Segment Start: DATA TO EXAMINE
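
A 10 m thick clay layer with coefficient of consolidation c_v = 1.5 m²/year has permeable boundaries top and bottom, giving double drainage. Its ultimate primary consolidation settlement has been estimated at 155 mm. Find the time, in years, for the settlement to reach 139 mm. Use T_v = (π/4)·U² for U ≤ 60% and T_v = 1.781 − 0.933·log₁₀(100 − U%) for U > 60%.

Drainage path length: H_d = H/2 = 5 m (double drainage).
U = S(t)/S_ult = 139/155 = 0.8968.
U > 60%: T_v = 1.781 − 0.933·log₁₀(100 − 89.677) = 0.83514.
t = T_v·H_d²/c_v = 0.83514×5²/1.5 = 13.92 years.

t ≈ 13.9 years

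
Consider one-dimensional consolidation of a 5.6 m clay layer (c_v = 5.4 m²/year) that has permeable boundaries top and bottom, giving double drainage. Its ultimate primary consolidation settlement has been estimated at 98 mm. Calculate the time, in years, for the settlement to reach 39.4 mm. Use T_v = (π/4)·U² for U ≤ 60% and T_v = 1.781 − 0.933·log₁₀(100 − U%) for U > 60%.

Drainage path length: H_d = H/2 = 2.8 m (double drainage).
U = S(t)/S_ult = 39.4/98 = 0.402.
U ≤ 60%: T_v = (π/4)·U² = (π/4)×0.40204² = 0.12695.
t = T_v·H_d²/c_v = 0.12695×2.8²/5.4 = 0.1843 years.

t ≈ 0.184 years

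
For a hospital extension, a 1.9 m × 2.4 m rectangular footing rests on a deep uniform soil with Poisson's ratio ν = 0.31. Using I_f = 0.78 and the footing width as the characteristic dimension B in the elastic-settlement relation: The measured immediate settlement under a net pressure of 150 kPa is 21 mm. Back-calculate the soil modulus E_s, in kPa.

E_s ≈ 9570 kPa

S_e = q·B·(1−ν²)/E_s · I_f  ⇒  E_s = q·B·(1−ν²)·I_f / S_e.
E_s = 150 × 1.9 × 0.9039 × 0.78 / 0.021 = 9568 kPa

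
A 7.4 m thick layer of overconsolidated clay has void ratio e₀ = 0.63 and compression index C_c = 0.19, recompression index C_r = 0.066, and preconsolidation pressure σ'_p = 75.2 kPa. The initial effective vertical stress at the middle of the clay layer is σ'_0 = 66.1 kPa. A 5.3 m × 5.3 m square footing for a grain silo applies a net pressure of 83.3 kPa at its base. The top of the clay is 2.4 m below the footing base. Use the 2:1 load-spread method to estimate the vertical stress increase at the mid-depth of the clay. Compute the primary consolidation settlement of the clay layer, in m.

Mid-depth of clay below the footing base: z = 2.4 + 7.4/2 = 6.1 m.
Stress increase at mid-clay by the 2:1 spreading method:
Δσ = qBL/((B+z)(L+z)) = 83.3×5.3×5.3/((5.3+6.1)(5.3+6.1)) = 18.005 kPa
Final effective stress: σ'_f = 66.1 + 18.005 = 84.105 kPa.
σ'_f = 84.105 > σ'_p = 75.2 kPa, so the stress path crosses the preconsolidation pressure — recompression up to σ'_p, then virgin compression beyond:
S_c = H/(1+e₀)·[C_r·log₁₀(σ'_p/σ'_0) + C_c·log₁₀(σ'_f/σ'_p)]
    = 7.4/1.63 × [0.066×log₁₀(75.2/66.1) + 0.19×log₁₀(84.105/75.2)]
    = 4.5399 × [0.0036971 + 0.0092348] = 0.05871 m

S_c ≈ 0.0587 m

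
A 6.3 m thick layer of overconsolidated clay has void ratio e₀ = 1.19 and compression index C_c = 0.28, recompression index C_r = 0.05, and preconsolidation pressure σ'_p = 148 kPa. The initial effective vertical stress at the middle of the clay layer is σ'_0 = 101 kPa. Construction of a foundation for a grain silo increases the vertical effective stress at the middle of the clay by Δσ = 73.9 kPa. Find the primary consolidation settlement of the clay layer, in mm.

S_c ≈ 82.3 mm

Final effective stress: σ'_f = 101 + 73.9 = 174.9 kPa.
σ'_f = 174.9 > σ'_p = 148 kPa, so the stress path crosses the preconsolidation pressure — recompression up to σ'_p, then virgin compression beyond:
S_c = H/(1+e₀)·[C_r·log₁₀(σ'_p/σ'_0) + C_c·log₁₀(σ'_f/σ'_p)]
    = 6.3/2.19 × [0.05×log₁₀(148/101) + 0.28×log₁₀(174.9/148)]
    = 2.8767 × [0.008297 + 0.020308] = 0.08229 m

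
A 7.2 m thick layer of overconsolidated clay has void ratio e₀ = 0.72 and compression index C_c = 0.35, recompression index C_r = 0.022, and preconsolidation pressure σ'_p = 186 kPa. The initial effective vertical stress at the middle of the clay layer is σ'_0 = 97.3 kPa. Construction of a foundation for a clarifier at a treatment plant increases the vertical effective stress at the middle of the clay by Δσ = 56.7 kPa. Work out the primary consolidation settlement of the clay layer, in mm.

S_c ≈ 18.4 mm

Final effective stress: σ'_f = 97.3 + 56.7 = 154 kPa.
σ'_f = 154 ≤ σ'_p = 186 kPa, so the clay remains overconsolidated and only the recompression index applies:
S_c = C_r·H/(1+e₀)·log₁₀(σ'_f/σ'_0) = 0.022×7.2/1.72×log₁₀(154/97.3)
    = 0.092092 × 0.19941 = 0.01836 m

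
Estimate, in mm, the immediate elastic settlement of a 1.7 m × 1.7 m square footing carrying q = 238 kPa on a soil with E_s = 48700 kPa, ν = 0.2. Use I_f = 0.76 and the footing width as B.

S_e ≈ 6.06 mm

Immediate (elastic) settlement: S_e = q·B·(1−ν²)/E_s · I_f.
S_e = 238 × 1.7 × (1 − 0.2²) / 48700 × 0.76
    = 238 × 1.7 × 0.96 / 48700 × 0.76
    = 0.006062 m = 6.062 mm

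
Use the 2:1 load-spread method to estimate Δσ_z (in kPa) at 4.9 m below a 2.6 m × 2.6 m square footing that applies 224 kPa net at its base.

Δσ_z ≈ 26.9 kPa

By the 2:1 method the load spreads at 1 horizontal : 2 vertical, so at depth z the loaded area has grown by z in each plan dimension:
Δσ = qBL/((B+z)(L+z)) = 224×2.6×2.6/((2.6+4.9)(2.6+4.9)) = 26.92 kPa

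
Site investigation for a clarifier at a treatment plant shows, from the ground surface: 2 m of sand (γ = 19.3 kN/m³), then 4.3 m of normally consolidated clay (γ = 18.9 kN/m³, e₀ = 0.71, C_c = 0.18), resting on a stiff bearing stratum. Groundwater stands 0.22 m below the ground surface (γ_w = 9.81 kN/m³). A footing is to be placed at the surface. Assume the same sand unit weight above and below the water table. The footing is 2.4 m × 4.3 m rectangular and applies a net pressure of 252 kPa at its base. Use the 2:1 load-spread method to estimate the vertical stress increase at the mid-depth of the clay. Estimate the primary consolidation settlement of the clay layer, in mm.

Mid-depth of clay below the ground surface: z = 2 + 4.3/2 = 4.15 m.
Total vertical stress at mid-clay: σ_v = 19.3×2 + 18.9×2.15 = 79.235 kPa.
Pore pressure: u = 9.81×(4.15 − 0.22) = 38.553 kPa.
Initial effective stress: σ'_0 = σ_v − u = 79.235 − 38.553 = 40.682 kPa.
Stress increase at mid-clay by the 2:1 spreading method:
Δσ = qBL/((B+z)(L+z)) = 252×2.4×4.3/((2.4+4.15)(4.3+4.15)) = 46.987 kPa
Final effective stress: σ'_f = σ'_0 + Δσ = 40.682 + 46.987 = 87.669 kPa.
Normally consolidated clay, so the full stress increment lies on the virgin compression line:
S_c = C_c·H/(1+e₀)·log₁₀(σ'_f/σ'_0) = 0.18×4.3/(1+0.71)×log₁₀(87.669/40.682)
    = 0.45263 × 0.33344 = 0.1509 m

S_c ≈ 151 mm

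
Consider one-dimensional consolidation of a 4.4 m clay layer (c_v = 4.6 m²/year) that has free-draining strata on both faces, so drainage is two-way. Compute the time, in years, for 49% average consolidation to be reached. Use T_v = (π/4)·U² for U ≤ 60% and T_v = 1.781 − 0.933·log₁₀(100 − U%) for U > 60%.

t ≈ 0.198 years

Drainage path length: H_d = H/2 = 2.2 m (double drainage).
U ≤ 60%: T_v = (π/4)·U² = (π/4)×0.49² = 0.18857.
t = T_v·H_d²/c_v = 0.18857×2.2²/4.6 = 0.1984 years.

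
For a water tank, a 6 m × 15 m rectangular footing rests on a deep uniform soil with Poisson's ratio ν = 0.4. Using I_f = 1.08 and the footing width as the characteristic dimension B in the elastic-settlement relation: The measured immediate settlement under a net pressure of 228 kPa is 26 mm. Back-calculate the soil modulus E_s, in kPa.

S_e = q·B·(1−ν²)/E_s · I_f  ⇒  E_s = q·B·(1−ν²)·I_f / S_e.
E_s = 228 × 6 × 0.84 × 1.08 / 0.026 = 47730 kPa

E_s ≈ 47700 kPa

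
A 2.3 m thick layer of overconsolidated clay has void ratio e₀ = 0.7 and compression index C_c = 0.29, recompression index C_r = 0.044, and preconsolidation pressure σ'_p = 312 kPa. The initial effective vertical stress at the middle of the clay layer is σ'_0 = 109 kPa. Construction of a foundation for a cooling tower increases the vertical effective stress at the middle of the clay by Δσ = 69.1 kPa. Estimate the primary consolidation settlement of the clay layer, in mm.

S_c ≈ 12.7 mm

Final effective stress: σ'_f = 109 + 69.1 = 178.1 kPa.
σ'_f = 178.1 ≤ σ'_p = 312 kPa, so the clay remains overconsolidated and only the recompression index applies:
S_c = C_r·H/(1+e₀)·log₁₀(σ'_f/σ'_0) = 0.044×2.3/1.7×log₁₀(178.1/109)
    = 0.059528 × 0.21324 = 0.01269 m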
Segment End: DATA TO EXAMINE
▶ **THE TASK**: Retype exactly the lines from the one containing "A 2.3 m thick" through the last line of the records above, including both.

▶ **SOLUTION TO THE PROBLEM**:
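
A 2.3 m thick layer of overconsolidated clay has void ratio e₀ = 0.7 and compression index C_c = 0.29, recompression index C_r = 0.044, and preconsolidation pressure σ'_p = 312 kPa. The initial effective vertical stress at the middle of the clay layer is σ'_0 = 109 kPa. Construction of a foundation for a cooling tower increases the vertical effective stress at the middle of the clay by Δσ = 69.1 kPa. Estimate the primary consolidation settlement of the clay layer, in mm.

S_c ≈ 12.7 mm

Final effective stress: σ'_f = 109 + 69.1 = 178.1 kPa.
σ'_f = 178.1 ≤ σ'_p = 312 kPa, so the clay remains overconsolidated and only the recompression index applies:
S_c = C_r·H/(1+e₀)·log₁₀(σ'_f/σ'_0) = 0.044×2.3/1.7×log₁₀(178.1/109)
    = 0.059528 × 0.21324 = 0.01269 m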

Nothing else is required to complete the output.